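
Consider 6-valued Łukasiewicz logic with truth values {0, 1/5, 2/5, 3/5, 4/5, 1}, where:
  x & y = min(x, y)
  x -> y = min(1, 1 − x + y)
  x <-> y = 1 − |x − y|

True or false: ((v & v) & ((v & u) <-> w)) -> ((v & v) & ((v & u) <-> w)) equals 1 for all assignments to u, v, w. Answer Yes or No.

At u = 4/5, v = 3/5, w = 1/5, for instance:
v & v = 3/5 & 3/5 = 3/5
v & u = 3/5 & 4/5 = 3/5
(v & u) <-> w = 3/5 <-> 1/5 = 3/5
(v & v) & ((v & u) <-> w) = 3/5 & 3/5 = 3/5
((v & v) & ((v & u) <-> w)) -> ((v & v) & ((v & u) <-> w)) = 3/5 -> 3/5 = 1
and checking the remaining 215 assignments likewise gives ≥ 1 in every case.

Yes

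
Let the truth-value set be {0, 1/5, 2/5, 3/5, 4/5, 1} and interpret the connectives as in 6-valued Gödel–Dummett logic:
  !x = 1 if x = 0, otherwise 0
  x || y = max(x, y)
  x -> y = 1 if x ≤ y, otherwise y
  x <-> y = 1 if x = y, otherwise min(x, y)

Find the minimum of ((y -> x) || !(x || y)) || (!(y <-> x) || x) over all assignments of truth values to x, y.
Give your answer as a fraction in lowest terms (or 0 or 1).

Take x = 1/5, y = 2/5:
y -> x = 2/5 -> 1/5 = 1/5
x || y = 1/5 || 2/5 = 2/5
!(x || y) = !2/5 = 0
(y -> x) || !(x || y) = 1/5 || 0 = 1/5
y <-> x = 2/5 <-> 1/5 = 1/5
!(y <-> x) = !1/5 = 0
!(y <-> x) || x = 0 || 1/5 = 1/5
((y -> x) || !(x || y)) || (!(y <-> x) || x) = 1/5 || 1/5 = 1/5
No assignment yields a value below 1/5, so this is the minimum.

1/5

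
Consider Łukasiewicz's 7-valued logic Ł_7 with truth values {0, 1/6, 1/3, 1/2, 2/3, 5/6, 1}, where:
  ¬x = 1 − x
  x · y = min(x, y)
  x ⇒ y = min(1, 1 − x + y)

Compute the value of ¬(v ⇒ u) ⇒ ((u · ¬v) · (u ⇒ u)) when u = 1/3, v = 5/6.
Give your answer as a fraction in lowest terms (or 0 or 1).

2/3

v ⇒ u = 5/6 ⇒ 1/3 = 1/2
¬(v ⇒ u) = ¬1/2 = 1/2
¬v = ¬5/6 = 1/6
u · ¬v = 1/3 · 1/6 = 1/6
u ⇒ u = 1/3 ⇒ 1/3 = 1
(u · ¬v) · (u ⇒ u) = 1/6 · 1 = 1/6
¬(v ⇒ u) ⇒ ((u · ¬v) · (u ⇒ u)) = 1/2 ⇒ 1/6 = 2/3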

○ ○ ○ ○

Activity: Go through the records above and copy every line holding the word "Łukasiewicz".

Task result:
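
Consider 6-valued Łukasiewicz logic with truth values {0, 1/5, 2/5, 3/5, 4/5, 1}, where:
Consider Łukasiewicz's 7-valued logic Ł_7 with truth values {0, 1/6, 1/3, 1/2, 2/3, 5/6, 1}, where: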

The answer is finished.